WHAT THE EXERCISE ASKS:
The lines from the one with "The Coastal Union's sovereign" through the last line below are to be copied exactly; no other lines are to be returned.

START SUPPLIED DATA

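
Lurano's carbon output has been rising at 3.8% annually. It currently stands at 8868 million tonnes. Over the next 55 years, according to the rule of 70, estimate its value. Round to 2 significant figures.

Doubling time ≈ 70/3.8 = 18.42 years.
55 years is 55/18.42 ≈ 2.99 doublings, a factor of 2^2.99 ≈ 7.94.
8868 × 7.94 ≈ 70000 million tonnes.

around 70000 million tonnes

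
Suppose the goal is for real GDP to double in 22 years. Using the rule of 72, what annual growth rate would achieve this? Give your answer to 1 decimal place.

72 / 22 ≈ 3.27, so about 3.3% annually.

about 3.3%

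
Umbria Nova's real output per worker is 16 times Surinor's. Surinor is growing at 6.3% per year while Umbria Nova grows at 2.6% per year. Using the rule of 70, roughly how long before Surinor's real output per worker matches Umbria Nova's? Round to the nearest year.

What matters is the difference: 3.7 pp.
Rule of 70 on the gap: the ratio halves every 70/3.7 ≈ 18.92 years.
A 16 times gap closes after 4 halvings: 4 × 18.92 ≈ 76 years.

76 years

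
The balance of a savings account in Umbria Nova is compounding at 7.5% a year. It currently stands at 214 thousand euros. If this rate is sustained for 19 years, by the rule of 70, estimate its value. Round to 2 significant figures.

around 880 thousand euros

Doubling time ≈ 70/7.5 = 9.33 years.
19 years is 19/9.33 ≈ 2.04 doublings, a factor of 2^2.04 ≈ 4.11.
214 × 4.11 ≈ 880 thousand euros.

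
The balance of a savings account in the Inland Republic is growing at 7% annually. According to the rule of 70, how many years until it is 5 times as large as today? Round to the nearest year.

At 7% it doubles every 70/7 ≈ 10.00 years.
Reaching 5× takes log₂(5) ≈ 2.32 doublings.
2.32 × 10.00 ≈ 23 years.

23 years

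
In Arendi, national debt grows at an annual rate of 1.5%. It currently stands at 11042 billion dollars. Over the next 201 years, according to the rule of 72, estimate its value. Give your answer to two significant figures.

≈ 200000 billion dollars

Doubling time ≈ 72/1.5 = 48.00 years.
201 years is 201/48.00 ≈ 4.19 doublings, a factor of 2^4.19 ≈ 18.25.
11042 × 18.25 ≈ 200000 billion dollars.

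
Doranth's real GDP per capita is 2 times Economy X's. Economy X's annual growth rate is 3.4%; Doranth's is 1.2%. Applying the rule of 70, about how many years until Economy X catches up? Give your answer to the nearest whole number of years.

≈ 32 years

Economy X gains on Doranth at 3.4% − 1.2% = 2.2 points a year.
At that relative rate the gap halves every 70/2.2 ≈ 31.82 years.
A 2 times gap closes after 1 halving: 1 × 31.82 ≈ 32 years.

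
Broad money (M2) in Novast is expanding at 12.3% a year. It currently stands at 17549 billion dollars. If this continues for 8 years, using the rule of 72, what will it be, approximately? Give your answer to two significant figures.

It doubles every 72/12.3 ≈ 5.85 years, so 8 years is 1.37 doublings.
2^1.37 ≈ 2.58; 17549 × 2.58 ≈ 45000 billion dollars.

45000 billion dollars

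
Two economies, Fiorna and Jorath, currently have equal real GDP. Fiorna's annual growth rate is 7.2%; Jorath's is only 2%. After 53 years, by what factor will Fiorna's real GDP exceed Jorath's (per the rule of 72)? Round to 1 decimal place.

about 14.2 times

Only the 5.2-point difference matters.
72/5.2 ≈ 13.85 years per doubling of the ratio; 53 years gives 3.83 doublings, so ≈ 14.2×.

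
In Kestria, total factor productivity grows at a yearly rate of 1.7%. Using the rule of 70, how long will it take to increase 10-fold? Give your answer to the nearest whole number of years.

At 1.7% it doubles every 70/1.7 ≈ 41.18 years.
Reaching 10× takes log₂(10) ≈ 3.32 doublings.
3.32 × 41.18 ≈ 137 years.

around 137 years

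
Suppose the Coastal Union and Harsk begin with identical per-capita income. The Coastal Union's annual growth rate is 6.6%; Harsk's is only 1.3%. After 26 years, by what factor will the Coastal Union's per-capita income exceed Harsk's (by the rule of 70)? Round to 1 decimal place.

≈ 3.9 times

Only the 5.3-point difference matters.
70/5.3 ≈ 13.21 years per doubling of the ratio; 26 years gives 1.97 doublings, so ≈ 3.9×.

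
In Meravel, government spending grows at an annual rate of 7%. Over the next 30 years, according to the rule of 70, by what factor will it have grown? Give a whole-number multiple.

8 times

Doubling time ≈ 70/7 = 10.00 years.
30/10.00 ≈ 3 doublings, so about 2^3 = 8×.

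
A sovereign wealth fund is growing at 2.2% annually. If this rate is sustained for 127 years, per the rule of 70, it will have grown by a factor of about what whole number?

around 16 times

At 2.2% one doubling takes ≈ 31.82 years; 127 years is 4 of them, so ×16.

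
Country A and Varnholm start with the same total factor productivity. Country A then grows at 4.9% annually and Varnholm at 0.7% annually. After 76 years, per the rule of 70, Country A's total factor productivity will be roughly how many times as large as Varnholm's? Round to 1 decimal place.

Only the 4.2-point difference matters.
70/4.2 ≈ 16.67 years per doubling of the ratio; 76 years gives 4.56 doublings, so ≈ 23.6×.

approximately 23.6 times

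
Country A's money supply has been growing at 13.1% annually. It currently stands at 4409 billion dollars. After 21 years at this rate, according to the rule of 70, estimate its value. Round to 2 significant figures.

approximately 67000 billion dollars

It doubles every 70/13.1 ≈ 5.34 years, so 21 years is 3.93 doublings.
2^3.93 ≈ 15.24; 4409 × 15.24 ≈ 67000 billion dollars.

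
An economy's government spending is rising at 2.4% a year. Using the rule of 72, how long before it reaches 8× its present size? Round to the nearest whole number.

At 2.4% it doubles every 72/2.4 ≈ 30.00 years.
Getting to 8× needs 3 doublings: 3 × 30.00 ≈ 90 years.

roughly 90 years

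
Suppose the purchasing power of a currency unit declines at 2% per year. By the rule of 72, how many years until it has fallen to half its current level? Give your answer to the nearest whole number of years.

around 36 years

Falling at 2%, it halves about every 72/2 = 36.00 years.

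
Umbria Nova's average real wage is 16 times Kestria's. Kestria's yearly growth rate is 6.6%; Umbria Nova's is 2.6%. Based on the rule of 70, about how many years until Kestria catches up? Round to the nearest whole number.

Kestria gains on Umbria Nova at 6.6% − 2.6% = 4 points a year.
At that relative rate the gap halves every 70/4 ≈ 17.50 years.
A 16 times gap closes after 4 halvings: 4 × 17.50 ≈ 70 years.

≈ 70 years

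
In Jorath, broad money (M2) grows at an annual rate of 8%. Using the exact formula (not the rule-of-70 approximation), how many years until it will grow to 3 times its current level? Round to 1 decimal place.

14.3 years

t = ln(3) / ln(1 + 0.08) = 1.0986 / 0.076961 ≈ 14.27.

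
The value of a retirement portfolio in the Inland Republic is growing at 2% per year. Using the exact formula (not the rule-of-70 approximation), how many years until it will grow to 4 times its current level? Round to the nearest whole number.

70 years

t = ln(4) / ln(1 + 0.02) = 1.3863 / 0.019803 ≈ 70.00.
≈ 70 years.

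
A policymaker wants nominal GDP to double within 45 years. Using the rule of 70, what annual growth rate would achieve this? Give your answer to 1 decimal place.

approximately 1.6%

70 / 45 ≈ 1.56, so about 1.6% annually.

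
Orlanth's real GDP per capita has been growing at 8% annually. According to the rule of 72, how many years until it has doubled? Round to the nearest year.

72/8 ≈ 9.00, so it doubles roughly every 9 years.

≈ 9 years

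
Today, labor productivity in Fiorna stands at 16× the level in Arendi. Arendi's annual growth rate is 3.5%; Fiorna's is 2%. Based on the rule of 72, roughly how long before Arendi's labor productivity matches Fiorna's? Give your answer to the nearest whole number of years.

≈ 192 years

What matters is the difference: 1.5 pp.
Rule of 72 on the gap: the ratio halves every 72/1.5 ≈ 48.00 years.
A 16× gap closes after 4 halvings: 4 × 48.00 ≈ 192 years.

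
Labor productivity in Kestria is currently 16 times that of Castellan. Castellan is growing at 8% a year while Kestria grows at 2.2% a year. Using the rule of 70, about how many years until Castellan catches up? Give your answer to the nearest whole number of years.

What matters is the difference: 5.8 pp.
Rule of 70 on the gap: the ratio halves every 70/5.8 ≈ 12.07 years.
A 16 times gap closes after 4 halvings: 4 × 12.07 ≈ 48 years.

around 48 years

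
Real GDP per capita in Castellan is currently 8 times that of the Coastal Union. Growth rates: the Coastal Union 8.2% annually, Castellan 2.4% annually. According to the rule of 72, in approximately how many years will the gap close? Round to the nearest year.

The growth-rate gap is 8.2% − 2.4% = 5.8 percentage points.
So the ratio between them halves every 72/5.8 ≈ 12.41 years.
An 8 times gap closes after 3 halvings: 3 × 12.41 ≈ 37 years.

37 years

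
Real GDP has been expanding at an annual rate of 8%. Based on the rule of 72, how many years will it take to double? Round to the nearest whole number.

≈ 9 years

Doubling time ≈ 72 / 8 = 9.00 years.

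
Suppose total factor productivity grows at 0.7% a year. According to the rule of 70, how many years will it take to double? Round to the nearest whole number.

about 100 years

At 0.7%, doubling takes about 70/0.7 = 100.00 years.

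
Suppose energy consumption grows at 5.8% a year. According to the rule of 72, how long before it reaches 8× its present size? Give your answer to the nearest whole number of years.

One doubling takes 72/5.8 = 12.41 years.
8× is 3 doublings, so 3 × 12.41 ≈ 37 years.

roughly 37 years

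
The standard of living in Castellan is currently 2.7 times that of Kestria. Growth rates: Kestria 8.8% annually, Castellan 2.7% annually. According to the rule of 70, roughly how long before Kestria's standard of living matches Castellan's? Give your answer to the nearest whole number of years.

about 16 years

The growth-rate gap is 8.8% − 2.7% = 6.1 percentage points.
So the ratio between them halves every 70/6.1 ≈ 11.48 years.
A 2.7 times gap takes log₂(2.7) ≈ 1.43 halvings to close: 1.43 × 11.48 ≈ 16 years.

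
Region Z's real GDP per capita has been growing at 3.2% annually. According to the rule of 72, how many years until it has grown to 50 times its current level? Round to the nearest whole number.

≈ 127 years

At 3.2% it doubles every 72/3.2 ≈ 22.50 years.
50× is log₂ 50 ≈ 5.64 doublings, so ≈ 5.64 × 22.50 = 127 years.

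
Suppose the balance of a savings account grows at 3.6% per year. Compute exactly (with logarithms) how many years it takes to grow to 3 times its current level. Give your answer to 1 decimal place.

31.1 years

t = ln(3) / ln(1 + 0.036) = 1.0986 / 0.035367 ≈ 31.06.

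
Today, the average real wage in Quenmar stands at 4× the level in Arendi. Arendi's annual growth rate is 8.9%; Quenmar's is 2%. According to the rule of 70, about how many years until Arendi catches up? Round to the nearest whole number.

roughly 20 years

Arendi gains on Quenmar at 8.9% − 2% = 6.9 points a year.
At that relative rate the gap halves every 70/6.9 ≈ 10.14 years.
A 4× gap closes after 2 halvings: 2 × 10.14 ≈ 20 years.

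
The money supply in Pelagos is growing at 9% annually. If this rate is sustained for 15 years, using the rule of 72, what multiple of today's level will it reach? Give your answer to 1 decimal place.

Doubling time ≈ 72/9 = 8.00 years.
15 years / 8.00 ≈ 1.88 doublings → factor 2^1.88 ≈ 3.7.

≈ 3.7 times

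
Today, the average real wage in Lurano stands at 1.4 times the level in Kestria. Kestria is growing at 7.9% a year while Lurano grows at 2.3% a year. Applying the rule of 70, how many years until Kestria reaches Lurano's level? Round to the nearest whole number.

Kestria gains on Lurano at 7.9% − 2.3% = 5.6 points a year.
At that relative rate the gap halves every 70/5.6 ≈ 12.50 years.
A 1.4 times gap takes log₂(1.4) ≈ 0.49 halvings to close: 0.49 × 12.50 ≈ 6 years.

6 years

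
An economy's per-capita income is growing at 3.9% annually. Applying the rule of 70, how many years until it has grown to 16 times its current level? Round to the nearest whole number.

Doubling time ≈ 70/3.9 = 17.95 years.
16 = 2^4, so 4 doublings → 72 years.

approximately 72 years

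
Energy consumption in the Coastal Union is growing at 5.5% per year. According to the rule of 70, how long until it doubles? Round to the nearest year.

13 years

Doubling time ≈ 70 / 5.5 = 12.73 years.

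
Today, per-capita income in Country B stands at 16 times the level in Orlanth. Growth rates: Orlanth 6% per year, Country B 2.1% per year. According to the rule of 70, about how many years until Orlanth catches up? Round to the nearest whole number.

What matters is the difference: 3.9 pp.
Rule of 70 on the gap: the ratio halves every 70/3.9 ≈ 17.95 years.
A 16 times gap closes after 4 halvings: 4 × 17.95 ≈ 72 years.

approximately 72 years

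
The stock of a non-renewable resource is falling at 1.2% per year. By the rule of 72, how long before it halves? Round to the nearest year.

about 60 years

Halving time ≈ 72 / 1.2 = 60.00 → 60 years.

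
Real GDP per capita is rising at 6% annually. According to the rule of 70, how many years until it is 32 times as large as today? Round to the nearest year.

Doubling time ≈ 70/6 = 11.67 years.
32× is 5 doublings, so 5 × 11.67 ≈ 58 years.

≈ 58 years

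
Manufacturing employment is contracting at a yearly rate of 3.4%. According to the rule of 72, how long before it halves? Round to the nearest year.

The rule works in reverse for decay: 72/3.4 ≈ 21.18 years to halve.

21 years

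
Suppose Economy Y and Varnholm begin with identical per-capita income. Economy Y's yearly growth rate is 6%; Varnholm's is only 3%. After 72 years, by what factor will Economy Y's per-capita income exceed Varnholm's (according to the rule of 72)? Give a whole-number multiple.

8 times

Economy Y pulls ahead at 3 pp per year, so the ratio doubles every 72/3 ≈ 24.00 years.
In 72 years that's 3.00 doublings: 2^3.00 ≈ 8.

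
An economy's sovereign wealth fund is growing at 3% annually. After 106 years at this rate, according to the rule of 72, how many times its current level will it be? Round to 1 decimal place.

Doubling time ≈ 72/3 = 24.00 years.
106 years / 24.00 ≈ 4.42 doublings → factor 2^4.42 ≈ 21.4.

about 21.4 times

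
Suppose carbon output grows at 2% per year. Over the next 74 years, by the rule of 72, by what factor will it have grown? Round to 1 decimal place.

≈ 4.2 times

Doubles every ≈ 36.00 years (72/2).
74 years is 2.06 doublings; 2^2.06 ≈ 4.2×.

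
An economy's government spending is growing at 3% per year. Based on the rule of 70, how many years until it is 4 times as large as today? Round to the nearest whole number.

At 3% it doubles every 70/3 ≈ 23.33 years.
4× is 2 doublings, so 2 × 23.33 ≈ 47 years.

approximately 47 years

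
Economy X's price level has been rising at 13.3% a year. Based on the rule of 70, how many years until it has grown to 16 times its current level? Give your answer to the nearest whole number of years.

roughly 21 years

At 13.3% it doubles every 70/13.3 ≈ 5.26 years.
16× is 4 doublings, so 4 × 5.26 ≈ 21 years.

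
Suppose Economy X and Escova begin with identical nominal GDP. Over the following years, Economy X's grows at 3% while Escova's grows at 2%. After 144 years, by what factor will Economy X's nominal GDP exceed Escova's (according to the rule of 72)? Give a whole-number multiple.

roughly 4 times

Only the 1-point difference matters.
72/1 ≈ 72.00 years per doubling of the ratio; 144 years gives 2.00 doublings, so ≈ 4×.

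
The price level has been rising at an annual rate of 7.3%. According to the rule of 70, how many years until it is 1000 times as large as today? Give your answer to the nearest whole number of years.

roughly 96 years

One doubling takes 70/7.3 = 9.59 years.
Reaching 1000× takes log₂(1000) ≈ 9.97 doublings.
9.97 × 9.59 ≈ 96 years.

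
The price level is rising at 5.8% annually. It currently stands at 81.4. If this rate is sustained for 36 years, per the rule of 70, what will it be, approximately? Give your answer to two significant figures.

≈ 640

It doubles every 70/5.8 ≈ 12.07 years, so 36 years is 2.98 doublings.
2^2.98 ≈ 7.89; 81.4 × 7.89 ≈ 640.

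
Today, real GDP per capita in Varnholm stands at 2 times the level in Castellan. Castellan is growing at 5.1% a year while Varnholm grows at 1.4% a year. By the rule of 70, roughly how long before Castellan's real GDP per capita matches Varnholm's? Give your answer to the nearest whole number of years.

The growth-rate gap is 5.1% − 1.4% = 3.7 percentage points.
So the ratio between them halves every 70/3.7 ≈ 18.92 years.
A 2 times gap closes after 1 halving: 1 × 18.92 ≈ 19 years.

approximately 19 years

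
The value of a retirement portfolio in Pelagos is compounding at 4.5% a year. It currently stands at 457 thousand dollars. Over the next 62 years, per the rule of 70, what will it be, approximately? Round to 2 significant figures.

roughly 7200 thousand dollars

Doubling time ≈ 70/4.5 = 15.56 years.
62 years is 62/15.56 ≈ 3.98 doublings, a factor of 2^3.98 ≈ 15.78.
457 × 15.78 ≈ 7200 thousand dollars.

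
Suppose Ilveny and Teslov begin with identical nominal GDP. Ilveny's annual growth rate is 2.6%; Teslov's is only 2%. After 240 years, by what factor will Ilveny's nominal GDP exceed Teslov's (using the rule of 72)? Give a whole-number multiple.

Ilveny pulls ahead at 0.6 pp per year, so the ratio doubles every 72/0.6 ≈ 120.00 years.
In 240 years that's 2.00 doublings: 2^2.00 ≈ 4.

≈ 4 times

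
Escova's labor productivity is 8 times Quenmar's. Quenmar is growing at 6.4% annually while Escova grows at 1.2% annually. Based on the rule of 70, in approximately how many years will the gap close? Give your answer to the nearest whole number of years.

What matters is the difference: 5.2 pp.
Rule of 70 on the gap: the ratio halves every 70/5.2 ≈ 13.46 years.
An 8 times gap closes after 3 halvings: 3 × 13.46 ≈ 40 years.

approximately 40 years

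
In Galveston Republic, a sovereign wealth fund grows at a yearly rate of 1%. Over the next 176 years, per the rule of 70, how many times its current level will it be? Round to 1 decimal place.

approximately 5.7 times

Doubling time ≈ 70/1 = 70.00 years.
176 years / 70.00 ≈ 2.51 doublings → factor 2^2.51 ≈ 5.7.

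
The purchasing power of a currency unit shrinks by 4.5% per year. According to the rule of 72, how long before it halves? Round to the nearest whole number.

The rule works in reverse for decay: 72/4.5 ≈ 16.00 years to halve.

approximately 16 years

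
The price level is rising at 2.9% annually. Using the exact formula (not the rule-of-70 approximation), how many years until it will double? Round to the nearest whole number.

24 years

t = ln(2) / ln(1 + 0.029) = 0.6931 / 0.028587 ≈ 24.25.
≈ 24 years.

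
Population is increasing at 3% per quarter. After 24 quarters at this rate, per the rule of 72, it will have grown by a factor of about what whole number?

about 2 times

At 3% one doubling takes ≈ 24.00 quarters; 24 quarters is 1 of them, so ×2.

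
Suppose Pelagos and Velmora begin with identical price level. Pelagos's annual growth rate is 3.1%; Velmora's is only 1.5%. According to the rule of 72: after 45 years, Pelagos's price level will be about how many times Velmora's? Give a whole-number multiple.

Rate gap = 3.1% − 1.5% = 1.6 points.
The ratio doubles every 72/1.6 ≈ 45.00 years.
45/45.00 ≈ 1.00 doublings → ratio ≈ 2^1.00 ≈ 2.

around 2 times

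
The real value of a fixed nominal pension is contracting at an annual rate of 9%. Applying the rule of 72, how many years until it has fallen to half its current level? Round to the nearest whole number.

approximately 8 years

Halving time ≈ 72 / 9 = 8.00 → 8 years.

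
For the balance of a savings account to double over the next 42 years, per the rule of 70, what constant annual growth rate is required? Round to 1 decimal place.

about 1.7%

70 / 42 ≈ 1.67, so about 1.7% a year.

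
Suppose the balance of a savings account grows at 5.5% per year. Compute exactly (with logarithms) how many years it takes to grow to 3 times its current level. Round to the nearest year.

21 years

t = ln(3) / ln(1 + 0.055) = 1.0986 / 0.053541 ≈ 20.52.
≈ 21 years.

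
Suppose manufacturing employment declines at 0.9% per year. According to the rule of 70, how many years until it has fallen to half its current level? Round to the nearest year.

The rule works in reverse for decay: 70/0.9 ≈ 77.78 years to halve.

approximately 78 years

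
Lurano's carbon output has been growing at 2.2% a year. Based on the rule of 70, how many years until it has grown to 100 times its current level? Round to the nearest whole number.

≈ 211 years

At 2.2% it doubles every 70/2.2 ≈ 31.82 years.
100× is log₂ 100 ≈ 6.64 doublings, so ≈ 6.64 × 31.82 = 211 years.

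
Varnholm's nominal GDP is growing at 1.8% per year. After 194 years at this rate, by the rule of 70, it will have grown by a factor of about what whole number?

≈ 32 times

At 1.8% one doubling takes ≈ 38.89 years; 194 years is 5 of them, so ×32.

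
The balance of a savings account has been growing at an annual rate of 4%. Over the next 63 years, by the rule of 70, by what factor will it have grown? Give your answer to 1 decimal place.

Doubling time ≈ 70/4 = 17.50 years.
63 years / 17.50 ≈ 3.60 doublings → factor 2^3.60 ≈ 12.1.

≈ 12.1 times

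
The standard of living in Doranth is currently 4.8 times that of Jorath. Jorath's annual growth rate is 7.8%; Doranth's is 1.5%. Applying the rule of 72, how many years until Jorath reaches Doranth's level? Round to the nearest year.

about 26 years

The growth-rate gap is 7.8% − 1.5% = 6.3 percentage points.
So the ratio between them halves every 72/6.3 ≈ 11.43 years.
A 4.8 times gap takes log₂(4.8) ≈ 2.26 halvings to close: 2.26 × 11.43 ≈ 26 years.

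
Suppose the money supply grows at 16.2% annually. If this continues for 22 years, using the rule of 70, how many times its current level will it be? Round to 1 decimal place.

around 34.1 times

Doubling time ≈ 70/16.2 = 4.32 years.
22 years / 4.32 ≈ 5.09 doublings → factor 2^5.09 ≈ 34.1.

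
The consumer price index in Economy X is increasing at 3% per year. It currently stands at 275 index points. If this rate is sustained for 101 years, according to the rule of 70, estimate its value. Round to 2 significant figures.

approximately 5500 index points

It doubles every 70/3 ≈ 23.33 years, so 101 years is 4.33 doublings.
2^4.33 ≈ 20.11; 275 × 20.11 ≈ 5500 index points.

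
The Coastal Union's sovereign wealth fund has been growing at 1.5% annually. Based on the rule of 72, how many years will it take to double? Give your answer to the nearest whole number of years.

At 1.5%, doubling takes about 72/1.5 = 48.00 years.

≈ 48 years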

END SUPPLIED DATA

EXPECTED OUTPUT:
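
The Coastal Union's sovereign wealth fund has been growing at 1.5% annually. Based on the rule of 72, how many years will it take to double? Give your answer to the nearest whole number of years.

At 1.5%, doubling takes about 72/1.5 = 48.00 years.

≈ 48 years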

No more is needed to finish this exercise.